TASK DETAILS — Print every entry below again. Nothing may differ from the original.

INFORMATION PROVIDED —
____________________

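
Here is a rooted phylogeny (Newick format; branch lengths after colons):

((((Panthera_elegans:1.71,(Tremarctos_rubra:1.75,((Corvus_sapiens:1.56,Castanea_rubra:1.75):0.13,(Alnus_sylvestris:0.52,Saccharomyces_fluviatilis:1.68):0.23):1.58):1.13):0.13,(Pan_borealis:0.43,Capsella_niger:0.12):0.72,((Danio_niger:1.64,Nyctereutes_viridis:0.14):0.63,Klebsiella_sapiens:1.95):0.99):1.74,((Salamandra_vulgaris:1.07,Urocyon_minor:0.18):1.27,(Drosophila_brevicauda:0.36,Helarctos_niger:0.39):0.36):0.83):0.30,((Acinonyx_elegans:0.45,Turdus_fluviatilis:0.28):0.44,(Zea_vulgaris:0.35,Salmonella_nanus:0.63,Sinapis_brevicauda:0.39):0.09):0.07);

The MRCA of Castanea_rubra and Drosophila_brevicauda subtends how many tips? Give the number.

15

The MRCA of Castanea_rubra and Drosophila_brevicauda is the node subtending (((Panthera_elegans,(Tremarctos_rubra,((Corvus_sapiens,Castanea_rubra),(Alnus_sylvestris,Saccharomyces_fluviatilis)))),(Pan_borealis,Capsella_niger),((Danio_niger,Nyctereutes_viridis),Klebsiella_sapiens)),((Salamandra_vulgaris,Urocyon_minor),(Drosophila_brevicauda,Helarctos_niger))).
That clade contains 15 terminal taxa: Alnus_sylvestris, Capsella_niger, Castanea_rubra, Corvus_sapiens, Danio_niger, Drosophila_brevicauda, Helarctos_niger, Klebsiella_sapiens, Nyctereutes_viridis, Pan_borealis, Panthera_elegans, Saccharomyces_fluviatilis, Salamandra_vulgaris, Tremarctos_rubra, Urocyon_minor.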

____________________

OUTPUT BELOW —
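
Here is a rooted phylogeny (Newick format; branch lengths after colons):

((((Panthera_elegans:1.71,(Tremarctos_rubra:1.75,((Corvus_sapiens:1.56,Castanea_rubra:1.75):0.13,(Alnus_sylvestris:0.52,Saccharomyces_fluviatilis:1.68):0.23):1.58):1.13):0.13,(Pan_borealis:0.43,Capsella_niger:0.12):0.72,((Danio_niger:1.64,Nyctereutes_viridis:0.14):0.63,Klebsiella_sapiens:1.95):0.99):1.74,((Salamandra_vulgaris:1.07,Urocyon_minor:0.18):1.27,(Drosophila_brevicauda:0.36,Helarctos_niger:0.39):0.36):0.83):0.30,((Acinonyx_elegans:0.45,Turdus_fluviatilis:0.28):0.44,(Zea_vulgaris:0.35,Salmonella_nanus:0.63,Sinapis_brevicauda:0.39):0.09):0.07);

The MRCA of Castanea_rubra and Drosophila_brevicauda subtends how many tips? Give the number.

15

The MRCA of Castanea_rubra and Drosophila_brevicauda is the node subtending (((Panthera_elegans,(Tremarctos_rubra,((Corvus_sapiens,Castanea_rubra),(Alnus_sylvestris,Saccharomyces_fluviatilis)))),(Pan_borealis,Capsella_niger),((Danio_niger,Nyctereutes_viridis),Klebsiella_sapiens)),((Salamandra_vulgaris,Urocyon_minor),(Drosophila_brevicauda,Helarctos_niger))).
That clade contains 15 terminal taxa: Alnus_sylvestris, Capsella_niger, Castanea_rubra, Corvus_sapiens, Danio_niger, Drosophila_brevicauda, Helarctos_niger, Klebsiella_sapiens, Nyctereutes_viridis, Pan_borealis, Panthera_elegans, Saccharomyces_fluviatilis, Salamandra_vulgaris, Tremarctos_rubra, Urocyon_minor.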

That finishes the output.